Dataset excerpts
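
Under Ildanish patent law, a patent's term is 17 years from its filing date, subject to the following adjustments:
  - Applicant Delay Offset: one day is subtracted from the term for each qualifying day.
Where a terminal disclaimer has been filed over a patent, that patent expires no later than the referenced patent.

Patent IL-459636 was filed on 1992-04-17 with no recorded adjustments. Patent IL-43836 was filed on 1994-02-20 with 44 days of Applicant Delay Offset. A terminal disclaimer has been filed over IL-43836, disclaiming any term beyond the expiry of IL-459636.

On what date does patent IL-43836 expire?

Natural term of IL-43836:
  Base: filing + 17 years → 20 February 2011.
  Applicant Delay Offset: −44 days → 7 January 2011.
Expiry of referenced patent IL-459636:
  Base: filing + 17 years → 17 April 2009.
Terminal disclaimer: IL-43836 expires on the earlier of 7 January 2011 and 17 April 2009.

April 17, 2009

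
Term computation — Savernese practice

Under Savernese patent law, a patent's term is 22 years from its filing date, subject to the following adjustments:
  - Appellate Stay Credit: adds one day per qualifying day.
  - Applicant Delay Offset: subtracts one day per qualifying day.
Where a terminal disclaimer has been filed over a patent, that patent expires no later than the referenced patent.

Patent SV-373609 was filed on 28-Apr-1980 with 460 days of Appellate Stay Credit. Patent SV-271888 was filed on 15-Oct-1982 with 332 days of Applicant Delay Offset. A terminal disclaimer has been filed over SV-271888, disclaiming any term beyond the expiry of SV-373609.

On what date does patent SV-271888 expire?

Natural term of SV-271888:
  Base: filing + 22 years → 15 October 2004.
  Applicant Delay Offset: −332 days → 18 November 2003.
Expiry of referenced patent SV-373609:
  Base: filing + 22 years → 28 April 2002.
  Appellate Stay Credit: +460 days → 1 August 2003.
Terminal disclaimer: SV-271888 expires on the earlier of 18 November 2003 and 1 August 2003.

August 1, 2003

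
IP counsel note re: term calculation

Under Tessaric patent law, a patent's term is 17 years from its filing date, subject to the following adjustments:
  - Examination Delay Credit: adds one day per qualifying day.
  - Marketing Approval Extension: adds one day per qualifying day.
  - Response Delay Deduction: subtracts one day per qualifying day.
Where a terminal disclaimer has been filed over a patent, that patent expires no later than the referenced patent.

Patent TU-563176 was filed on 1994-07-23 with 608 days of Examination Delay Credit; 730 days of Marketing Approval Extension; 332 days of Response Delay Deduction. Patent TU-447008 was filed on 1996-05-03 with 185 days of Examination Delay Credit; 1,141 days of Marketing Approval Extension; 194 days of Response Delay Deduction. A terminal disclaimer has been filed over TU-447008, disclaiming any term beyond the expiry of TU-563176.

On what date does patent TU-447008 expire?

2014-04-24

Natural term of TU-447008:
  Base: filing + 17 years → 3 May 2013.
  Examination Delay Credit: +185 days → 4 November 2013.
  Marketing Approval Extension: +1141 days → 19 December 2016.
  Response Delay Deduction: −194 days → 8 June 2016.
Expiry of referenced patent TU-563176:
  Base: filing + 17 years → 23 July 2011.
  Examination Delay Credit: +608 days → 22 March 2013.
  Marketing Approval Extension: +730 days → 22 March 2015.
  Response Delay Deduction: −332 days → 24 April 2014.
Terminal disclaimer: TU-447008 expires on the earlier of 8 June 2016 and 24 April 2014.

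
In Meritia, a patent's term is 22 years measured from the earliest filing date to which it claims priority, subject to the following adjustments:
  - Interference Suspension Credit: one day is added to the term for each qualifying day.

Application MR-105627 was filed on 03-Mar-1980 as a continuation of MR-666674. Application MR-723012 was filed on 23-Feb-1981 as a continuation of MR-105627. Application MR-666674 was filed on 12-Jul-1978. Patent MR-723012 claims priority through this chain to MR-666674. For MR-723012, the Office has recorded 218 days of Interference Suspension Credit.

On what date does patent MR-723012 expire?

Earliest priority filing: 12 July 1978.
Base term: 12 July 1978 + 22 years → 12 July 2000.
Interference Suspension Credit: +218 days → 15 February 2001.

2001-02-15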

==

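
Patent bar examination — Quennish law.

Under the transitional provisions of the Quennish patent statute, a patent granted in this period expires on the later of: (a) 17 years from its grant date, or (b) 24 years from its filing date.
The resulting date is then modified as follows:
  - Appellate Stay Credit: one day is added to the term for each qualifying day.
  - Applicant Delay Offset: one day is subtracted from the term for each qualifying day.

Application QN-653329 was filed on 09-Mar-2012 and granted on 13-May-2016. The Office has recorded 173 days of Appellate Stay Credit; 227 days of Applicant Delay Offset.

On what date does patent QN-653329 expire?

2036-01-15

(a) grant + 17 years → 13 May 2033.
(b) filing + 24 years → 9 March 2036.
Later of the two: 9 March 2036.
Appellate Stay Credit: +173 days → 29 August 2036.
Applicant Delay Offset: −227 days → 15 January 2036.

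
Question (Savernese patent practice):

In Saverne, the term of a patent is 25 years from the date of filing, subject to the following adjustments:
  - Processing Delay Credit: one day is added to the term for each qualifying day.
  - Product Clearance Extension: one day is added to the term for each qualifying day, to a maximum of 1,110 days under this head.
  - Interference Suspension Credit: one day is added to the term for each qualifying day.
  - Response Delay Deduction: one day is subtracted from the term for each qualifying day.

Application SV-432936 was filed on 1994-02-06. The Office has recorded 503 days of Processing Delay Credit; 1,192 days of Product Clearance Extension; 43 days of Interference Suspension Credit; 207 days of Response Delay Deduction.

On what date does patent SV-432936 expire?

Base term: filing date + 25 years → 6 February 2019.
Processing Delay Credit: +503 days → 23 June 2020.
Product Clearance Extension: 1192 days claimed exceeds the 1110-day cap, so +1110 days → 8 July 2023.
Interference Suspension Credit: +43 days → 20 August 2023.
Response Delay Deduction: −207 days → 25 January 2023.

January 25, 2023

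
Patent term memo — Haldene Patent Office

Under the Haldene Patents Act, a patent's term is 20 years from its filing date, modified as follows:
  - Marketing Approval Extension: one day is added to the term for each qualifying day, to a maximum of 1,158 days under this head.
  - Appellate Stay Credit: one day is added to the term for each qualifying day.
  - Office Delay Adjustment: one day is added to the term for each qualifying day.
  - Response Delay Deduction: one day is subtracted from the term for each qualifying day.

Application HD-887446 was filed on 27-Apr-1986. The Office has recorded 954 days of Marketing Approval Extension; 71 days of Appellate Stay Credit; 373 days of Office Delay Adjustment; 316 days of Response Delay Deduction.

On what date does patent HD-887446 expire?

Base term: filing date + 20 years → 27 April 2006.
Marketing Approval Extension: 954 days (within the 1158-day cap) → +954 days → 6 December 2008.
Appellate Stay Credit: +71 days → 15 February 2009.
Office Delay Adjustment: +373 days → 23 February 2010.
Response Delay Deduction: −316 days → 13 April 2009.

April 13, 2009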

--

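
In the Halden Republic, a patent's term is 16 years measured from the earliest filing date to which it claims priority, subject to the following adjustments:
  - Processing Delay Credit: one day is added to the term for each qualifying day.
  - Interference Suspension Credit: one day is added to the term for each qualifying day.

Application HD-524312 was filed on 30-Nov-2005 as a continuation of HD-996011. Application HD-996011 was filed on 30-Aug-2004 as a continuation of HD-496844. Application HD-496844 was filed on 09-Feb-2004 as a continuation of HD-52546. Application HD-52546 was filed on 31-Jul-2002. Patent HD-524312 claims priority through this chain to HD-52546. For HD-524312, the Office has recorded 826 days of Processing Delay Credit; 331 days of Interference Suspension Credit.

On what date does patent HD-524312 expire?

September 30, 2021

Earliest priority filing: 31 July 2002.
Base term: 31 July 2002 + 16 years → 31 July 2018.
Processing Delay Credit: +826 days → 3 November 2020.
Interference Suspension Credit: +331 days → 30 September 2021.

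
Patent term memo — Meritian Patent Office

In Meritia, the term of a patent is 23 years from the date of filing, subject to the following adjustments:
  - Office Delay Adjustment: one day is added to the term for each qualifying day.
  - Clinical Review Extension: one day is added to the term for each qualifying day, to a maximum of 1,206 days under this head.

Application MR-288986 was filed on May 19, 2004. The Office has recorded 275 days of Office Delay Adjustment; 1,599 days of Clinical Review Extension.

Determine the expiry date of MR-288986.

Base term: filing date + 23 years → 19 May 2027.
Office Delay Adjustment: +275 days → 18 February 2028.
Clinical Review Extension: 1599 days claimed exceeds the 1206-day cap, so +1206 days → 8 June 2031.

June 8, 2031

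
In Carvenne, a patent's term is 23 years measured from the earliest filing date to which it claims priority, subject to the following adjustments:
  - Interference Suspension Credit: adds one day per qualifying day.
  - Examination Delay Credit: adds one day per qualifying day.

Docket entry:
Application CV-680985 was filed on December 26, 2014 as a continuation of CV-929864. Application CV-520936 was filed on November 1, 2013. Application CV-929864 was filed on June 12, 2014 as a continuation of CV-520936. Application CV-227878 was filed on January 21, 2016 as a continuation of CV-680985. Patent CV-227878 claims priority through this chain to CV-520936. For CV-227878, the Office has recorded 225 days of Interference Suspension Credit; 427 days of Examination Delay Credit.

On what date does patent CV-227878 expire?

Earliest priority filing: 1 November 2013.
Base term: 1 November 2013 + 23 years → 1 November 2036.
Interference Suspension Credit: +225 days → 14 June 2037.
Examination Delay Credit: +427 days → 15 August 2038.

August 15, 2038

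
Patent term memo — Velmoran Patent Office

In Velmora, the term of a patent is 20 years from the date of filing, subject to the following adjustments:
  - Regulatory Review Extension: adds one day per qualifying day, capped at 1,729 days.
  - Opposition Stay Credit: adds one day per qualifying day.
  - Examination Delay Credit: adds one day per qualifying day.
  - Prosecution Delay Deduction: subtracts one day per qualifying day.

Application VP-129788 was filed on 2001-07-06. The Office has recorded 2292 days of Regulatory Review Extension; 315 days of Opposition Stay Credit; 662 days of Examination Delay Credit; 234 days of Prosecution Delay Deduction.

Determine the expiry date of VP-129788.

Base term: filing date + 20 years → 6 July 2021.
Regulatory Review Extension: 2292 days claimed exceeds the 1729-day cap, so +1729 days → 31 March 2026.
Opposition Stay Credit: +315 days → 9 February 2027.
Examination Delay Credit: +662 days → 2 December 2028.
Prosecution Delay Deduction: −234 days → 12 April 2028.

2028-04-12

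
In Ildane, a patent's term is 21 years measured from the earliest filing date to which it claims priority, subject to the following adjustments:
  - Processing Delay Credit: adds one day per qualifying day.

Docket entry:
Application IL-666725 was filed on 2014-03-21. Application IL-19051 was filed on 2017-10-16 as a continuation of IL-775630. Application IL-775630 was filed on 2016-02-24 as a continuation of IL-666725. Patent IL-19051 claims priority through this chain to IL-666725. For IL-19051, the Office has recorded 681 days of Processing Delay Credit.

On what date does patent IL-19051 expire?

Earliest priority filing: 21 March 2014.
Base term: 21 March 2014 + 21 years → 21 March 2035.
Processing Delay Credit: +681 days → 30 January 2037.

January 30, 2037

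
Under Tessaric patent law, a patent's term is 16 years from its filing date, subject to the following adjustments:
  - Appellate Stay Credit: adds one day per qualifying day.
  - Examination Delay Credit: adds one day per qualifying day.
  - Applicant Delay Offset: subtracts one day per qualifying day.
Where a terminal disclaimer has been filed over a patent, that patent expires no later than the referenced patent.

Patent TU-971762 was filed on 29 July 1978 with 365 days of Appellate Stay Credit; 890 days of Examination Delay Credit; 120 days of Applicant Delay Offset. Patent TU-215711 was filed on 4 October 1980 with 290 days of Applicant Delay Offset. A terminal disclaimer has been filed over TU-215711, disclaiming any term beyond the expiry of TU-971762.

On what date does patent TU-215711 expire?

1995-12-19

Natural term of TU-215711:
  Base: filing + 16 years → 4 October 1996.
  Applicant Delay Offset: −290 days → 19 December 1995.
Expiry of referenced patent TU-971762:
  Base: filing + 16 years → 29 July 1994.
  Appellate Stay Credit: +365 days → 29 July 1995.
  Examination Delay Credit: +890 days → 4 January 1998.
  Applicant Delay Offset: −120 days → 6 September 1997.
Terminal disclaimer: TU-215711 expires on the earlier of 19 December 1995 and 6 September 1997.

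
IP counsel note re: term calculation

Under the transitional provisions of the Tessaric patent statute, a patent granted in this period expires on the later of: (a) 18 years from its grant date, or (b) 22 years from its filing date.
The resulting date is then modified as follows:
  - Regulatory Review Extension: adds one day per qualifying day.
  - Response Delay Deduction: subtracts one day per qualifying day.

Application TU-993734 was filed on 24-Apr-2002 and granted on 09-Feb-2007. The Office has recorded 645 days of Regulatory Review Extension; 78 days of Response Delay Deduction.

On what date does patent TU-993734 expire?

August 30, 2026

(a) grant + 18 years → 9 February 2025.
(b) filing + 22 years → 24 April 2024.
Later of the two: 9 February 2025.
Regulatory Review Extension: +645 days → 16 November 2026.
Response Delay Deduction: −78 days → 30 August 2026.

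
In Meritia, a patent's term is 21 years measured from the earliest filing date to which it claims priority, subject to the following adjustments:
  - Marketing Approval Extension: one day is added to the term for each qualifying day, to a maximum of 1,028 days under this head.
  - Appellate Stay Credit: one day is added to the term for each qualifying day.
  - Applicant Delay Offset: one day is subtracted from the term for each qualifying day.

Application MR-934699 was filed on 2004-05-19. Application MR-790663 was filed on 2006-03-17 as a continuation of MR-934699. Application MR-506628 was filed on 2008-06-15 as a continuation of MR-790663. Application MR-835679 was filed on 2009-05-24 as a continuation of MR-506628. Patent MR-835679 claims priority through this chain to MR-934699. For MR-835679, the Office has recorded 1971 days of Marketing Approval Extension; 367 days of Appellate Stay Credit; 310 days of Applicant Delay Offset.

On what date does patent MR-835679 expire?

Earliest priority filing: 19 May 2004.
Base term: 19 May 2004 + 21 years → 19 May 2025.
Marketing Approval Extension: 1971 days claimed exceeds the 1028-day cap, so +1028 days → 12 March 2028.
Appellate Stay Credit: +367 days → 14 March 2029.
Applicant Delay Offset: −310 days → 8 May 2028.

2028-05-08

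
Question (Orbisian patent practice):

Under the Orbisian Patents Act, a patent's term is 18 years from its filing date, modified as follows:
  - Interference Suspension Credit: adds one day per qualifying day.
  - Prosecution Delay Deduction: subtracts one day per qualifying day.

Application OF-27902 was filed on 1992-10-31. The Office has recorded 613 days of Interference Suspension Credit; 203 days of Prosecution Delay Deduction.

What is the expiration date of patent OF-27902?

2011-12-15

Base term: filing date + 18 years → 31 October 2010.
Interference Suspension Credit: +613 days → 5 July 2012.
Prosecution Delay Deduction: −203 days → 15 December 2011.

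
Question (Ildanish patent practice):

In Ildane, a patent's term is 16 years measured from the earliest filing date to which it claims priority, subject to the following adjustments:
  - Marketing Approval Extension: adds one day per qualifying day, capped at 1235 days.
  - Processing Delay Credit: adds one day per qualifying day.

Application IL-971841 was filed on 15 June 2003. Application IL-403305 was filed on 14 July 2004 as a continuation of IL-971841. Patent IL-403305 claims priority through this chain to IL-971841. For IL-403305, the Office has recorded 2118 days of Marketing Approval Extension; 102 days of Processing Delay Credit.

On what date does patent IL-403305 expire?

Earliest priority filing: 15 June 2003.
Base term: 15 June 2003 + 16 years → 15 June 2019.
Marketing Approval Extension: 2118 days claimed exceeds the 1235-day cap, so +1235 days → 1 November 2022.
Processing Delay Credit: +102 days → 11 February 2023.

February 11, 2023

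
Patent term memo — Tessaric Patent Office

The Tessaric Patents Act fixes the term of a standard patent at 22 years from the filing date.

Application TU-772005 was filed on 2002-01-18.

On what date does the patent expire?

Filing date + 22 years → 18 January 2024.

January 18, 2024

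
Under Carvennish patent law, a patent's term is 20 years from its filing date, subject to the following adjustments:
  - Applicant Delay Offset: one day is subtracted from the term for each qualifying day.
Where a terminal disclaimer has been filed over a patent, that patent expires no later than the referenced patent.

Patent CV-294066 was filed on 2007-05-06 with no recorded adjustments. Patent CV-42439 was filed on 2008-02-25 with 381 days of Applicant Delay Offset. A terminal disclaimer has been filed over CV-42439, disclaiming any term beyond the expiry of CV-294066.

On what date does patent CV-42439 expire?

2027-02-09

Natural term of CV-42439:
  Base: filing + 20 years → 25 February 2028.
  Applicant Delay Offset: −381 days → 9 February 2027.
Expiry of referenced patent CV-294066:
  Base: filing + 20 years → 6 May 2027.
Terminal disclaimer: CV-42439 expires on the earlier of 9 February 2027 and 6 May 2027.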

Problem requirements
Using the entries above, repeat only the lines from the one containing "Question (Savernese patent" through the one containing "Application SV-432936 was", end lines included.

Solution to the problem
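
Question (Savernese patent practice):

In Saverne, the term of a patent is 25 years from the date of filing, subject to the following adjustments:
  - Processing Delay Credit: one day is added to the term for each qualifying day.
  - Product Clearance Extension: one day is added to the term for each qualifying day, to a maximum of 1,110 days under this head.
  - Interference Suspension Credit: one day is added to the term for each qualifying day.
  - Response Delay Deduction: one day is subtracted from the term for each qualifying day.

Application SV-432936 was filed on 1994-02-06. The Office has recorded 503 days of Processing Delay Credit; 1,192 days of Product Clearance Extension; 43 days of Interference Suspension Credit; 207 days of Response Delay Deduction.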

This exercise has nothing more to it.